- _Required work_
In the entries below, spot each line with the word "second" and copy it.

- _Dataset extract_
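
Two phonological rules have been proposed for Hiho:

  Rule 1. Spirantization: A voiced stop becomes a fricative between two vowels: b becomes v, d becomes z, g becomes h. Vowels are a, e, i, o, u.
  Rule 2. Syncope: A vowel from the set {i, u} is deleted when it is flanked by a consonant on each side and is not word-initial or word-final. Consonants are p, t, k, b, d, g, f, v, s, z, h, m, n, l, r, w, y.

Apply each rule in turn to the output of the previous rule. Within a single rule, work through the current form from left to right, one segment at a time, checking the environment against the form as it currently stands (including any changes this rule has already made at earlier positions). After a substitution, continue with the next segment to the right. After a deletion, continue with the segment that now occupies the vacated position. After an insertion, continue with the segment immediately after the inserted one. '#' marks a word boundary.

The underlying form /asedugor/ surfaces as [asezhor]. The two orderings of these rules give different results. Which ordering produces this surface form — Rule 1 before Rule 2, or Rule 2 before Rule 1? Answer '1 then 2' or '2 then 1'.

Order 1 then 2:
  1 Spirantization: [asedugor] → [asezuhor]
  2 Syncope: [asezuhor] → [asezhor]
  result: [asezhor]
Order 2 then 1:
  2 Syncope: [asedugor] → [asedgor]
  1 Spirantization: no change — [asedgor]
  result: [asedgor]

1 then 2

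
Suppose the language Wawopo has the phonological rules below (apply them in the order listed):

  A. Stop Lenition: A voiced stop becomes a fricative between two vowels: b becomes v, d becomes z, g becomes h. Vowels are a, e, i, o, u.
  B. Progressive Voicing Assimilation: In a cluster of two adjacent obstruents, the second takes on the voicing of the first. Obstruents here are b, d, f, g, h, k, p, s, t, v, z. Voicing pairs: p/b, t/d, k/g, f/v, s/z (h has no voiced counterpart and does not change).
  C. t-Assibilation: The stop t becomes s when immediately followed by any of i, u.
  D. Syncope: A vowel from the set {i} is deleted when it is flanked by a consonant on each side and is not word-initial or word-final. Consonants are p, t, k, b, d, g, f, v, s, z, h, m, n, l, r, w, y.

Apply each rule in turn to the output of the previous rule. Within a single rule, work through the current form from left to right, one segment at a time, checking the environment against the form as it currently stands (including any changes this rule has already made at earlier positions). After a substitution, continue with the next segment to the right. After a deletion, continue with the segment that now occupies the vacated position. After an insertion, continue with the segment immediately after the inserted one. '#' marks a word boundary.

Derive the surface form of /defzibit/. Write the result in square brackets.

[defsvt]

A Stop Lenition: [defzibit] → [defzivit]
B Progressive Voicing Assimilation: [defzivit] → [defsivit]
C t-Assibilation: no change — [defsivit]
D Syncope: [defsivit] → [defsvt]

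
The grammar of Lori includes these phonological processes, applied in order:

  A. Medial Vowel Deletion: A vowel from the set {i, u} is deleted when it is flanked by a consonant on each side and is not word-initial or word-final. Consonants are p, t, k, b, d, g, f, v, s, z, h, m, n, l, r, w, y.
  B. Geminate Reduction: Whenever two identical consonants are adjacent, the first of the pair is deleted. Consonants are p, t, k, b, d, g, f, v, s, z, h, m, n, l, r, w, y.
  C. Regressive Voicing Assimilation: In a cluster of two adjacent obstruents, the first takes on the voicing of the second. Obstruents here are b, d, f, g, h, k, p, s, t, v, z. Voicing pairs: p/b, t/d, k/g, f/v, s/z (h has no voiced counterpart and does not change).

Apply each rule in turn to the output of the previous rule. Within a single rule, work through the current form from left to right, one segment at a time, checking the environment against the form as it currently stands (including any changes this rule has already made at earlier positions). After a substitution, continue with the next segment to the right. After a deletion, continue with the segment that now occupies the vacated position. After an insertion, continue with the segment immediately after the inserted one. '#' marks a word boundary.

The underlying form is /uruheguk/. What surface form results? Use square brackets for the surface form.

A Medial Vowel Deletion: [uruheguk] → [urhegk]
B Geminate Reduction: no change — [urhegk]
C Regressive Voicing Assimilation: [urhegk] → [urhekk]

[urhekk]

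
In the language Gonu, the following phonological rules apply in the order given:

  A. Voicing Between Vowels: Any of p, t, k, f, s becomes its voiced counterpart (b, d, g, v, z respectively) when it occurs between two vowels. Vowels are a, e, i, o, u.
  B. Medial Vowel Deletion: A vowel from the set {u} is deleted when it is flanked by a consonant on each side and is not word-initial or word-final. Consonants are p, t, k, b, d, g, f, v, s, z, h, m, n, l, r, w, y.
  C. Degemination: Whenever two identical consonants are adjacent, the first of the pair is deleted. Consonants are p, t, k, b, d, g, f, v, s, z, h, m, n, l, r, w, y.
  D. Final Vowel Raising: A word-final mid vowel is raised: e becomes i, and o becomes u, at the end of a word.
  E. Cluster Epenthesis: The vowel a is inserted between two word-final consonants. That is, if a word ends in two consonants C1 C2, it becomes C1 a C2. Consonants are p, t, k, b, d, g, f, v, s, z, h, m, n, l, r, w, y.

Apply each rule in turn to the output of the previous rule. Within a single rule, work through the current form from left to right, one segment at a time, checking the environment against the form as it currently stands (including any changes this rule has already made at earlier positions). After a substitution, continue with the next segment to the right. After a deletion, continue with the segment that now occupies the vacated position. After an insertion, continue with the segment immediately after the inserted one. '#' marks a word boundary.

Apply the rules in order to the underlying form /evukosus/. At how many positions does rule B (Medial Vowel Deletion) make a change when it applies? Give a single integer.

A Voicing Between Vowels: [evukosus] → [evugozus]
B Medial Vowel Deletion: [evugozus] → [evgozs]
C Degemination: no change — [evgozs]
D Final Vowel Raising: no change — [evgozs]
E Cluster Epenthesis: [evgozs] → [evgozas]
Rule B changed 2 position(s).

2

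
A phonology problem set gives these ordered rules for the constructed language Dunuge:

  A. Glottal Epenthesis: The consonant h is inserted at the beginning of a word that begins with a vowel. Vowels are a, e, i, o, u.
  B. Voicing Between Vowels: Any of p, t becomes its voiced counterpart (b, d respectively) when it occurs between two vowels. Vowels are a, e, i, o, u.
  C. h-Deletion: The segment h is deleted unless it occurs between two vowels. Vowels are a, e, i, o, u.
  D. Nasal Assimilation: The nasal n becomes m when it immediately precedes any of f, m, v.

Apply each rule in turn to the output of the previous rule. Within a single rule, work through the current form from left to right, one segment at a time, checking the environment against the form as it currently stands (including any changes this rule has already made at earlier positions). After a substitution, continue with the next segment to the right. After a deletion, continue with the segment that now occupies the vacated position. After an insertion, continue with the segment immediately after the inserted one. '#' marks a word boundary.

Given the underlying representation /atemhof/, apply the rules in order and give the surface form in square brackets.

[ademof]

A Glottal Epenthesis: [atemhof] → [hatemhof]
B Voicing Between Vowels: [hatemhof] → [hademhof]
C h-Deletion: [hademhof] → [ademof]
D Nasal Assimilation: no change — [ademof]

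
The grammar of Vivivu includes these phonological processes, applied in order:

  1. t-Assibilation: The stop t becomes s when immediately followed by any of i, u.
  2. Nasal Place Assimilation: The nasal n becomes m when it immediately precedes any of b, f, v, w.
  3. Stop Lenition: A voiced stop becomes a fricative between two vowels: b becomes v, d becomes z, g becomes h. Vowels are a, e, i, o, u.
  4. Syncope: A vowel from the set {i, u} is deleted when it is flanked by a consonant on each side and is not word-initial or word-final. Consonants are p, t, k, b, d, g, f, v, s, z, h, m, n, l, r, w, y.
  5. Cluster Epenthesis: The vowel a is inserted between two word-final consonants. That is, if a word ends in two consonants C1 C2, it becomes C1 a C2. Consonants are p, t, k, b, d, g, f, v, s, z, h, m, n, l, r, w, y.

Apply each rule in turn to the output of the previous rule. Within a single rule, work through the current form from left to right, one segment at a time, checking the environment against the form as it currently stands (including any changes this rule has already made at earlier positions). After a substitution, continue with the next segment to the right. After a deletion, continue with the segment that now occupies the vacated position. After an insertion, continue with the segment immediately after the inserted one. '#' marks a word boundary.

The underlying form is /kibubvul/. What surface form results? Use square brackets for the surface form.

1 t-Assibilation: no change — [kibubvul]
2 Nasal Place Assimilation: no change — [kibubvul]
3 Stop Lenition: [kibubvul] → [kivubvul]
4 Syncope: [kivubvul] → [kvbvl]
5 Cluster Epenthesis: [kvbvl] → [kvbval]

[kvbval]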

- _Solved problem_
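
  B. Progressive Voicing Assimilation: In a cluster of two adjacent obstruents, the second takes on the voicing of the first. Obstruents here are b, d, f, g, h, k, p, s, t, v, z. Voicing pairs: p/b, t/d, k/g, f/v, s/z (h has no voiced counterpart and does not change).
  C. Regressive Voicing Assimilation: In a cluster of two adjacent obstruents, the first takes on the voicing of the second. Obstruents here are b, d, f, g, h, k, p, s, t, v, z. Voicing pairs: p/b, t/d, k/g, f/v, s/z (h has no voiced counterpart and does not change).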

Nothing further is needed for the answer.